REQUIRED ACTION. Begin with the first line of the listing and quote every line through the one containing "g(0.66) = -1.47"; give only those lines.

DATA EXTRACTS.
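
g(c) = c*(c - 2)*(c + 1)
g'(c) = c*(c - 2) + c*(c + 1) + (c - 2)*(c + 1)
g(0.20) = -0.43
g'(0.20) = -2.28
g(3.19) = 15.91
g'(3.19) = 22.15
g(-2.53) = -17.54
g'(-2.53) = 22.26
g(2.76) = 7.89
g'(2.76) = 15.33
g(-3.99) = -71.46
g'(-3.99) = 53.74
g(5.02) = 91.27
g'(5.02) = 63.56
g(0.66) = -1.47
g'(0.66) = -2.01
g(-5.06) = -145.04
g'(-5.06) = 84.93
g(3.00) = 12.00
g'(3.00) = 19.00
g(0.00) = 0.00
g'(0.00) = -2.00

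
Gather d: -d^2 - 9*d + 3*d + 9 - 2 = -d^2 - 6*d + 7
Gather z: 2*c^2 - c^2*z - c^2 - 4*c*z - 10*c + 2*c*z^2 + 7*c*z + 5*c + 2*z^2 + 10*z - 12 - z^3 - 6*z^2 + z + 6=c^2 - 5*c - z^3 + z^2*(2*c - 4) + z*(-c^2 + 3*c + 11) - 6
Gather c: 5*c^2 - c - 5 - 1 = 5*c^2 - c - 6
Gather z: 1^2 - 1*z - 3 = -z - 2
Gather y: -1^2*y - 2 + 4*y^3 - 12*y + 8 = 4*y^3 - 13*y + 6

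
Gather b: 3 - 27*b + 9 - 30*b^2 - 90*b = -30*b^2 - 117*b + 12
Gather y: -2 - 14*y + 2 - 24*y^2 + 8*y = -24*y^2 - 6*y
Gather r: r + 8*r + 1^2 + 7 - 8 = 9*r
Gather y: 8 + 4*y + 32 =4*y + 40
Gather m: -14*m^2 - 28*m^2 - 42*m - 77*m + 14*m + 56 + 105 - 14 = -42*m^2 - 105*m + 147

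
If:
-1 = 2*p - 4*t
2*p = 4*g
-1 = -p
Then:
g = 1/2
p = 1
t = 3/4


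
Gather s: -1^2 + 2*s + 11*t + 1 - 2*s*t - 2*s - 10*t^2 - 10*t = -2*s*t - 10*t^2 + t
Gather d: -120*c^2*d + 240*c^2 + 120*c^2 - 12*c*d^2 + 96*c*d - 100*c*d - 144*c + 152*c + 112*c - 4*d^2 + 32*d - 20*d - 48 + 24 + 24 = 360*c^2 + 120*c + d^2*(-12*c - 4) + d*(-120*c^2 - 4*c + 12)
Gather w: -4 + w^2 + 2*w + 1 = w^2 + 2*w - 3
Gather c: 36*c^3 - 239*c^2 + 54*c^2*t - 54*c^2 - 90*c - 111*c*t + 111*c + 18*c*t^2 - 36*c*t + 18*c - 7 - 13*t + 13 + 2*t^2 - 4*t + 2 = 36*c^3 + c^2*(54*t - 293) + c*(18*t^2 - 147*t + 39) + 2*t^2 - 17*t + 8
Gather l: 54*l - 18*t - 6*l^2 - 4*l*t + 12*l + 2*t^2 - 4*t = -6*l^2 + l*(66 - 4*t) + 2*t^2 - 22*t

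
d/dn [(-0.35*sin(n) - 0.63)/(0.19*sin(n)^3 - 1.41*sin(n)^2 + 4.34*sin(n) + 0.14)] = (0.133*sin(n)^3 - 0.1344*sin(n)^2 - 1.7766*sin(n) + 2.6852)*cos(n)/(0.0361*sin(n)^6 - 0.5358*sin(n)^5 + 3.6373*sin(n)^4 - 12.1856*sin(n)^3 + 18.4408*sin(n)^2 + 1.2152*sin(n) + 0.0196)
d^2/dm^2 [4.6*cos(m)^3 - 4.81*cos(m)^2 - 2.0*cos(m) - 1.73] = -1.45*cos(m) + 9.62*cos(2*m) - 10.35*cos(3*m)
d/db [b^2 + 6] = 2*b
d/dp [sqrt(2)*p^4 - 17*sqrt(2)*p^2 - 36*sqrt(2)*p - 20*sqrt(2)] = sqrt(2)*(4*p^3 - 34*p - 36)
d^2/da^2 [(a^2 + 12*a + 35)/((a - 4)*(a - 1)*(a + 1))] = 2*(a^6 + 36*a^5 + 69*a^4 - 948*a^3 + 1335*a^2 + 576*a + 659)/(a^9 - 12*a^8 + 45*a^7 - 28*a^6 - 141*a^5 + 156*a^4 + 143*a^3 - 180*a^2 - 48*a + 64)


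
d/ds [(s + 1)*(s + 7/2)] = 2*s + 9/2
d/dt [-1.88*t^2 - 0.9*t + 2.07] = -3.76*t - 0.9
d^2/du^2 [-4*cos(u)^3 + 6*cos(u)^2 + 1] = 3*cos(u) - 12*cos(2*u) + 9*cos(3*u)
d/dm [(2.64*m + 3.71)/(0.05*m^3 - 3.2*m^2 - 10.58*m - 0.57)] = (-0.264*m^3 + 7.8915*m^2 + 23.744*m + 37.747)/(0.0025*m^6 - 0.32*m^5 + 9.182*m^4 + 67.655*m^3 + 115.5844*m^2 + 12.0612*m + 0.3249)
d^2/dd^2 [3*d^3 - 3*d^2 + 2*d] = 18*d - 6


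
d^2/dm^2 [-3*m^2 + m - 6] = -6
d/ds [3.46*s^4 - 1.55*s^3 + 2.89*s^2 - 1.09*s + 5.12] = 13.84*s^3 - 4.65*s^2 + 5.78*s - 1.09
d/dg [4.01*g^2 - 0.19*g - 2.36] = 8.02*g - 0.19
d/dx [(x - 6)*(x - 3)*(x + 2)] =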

RESPONSE TO THIS TASK.
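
g(c) = c*(c - 2)*(c + 1)
g'(c) = c*(c - 2) + c*(c + 1) + (c - 2)*(c + 1)
g(0.20) = -0.43
g'(0.20) = -2.28
g(3.19) = 15.91
g'(3.19) = 22.15
g(-2.53) = -17.54
g'(-2.53) = 22.26
g(2.76) = 7.89
g'(2.76) = 15.33
g(-3.99) = -71.46
g'(-3.99) = 53.74
g(5.02) = 91.27
g'(5.02) = 63.56
g(0.66) = -1.47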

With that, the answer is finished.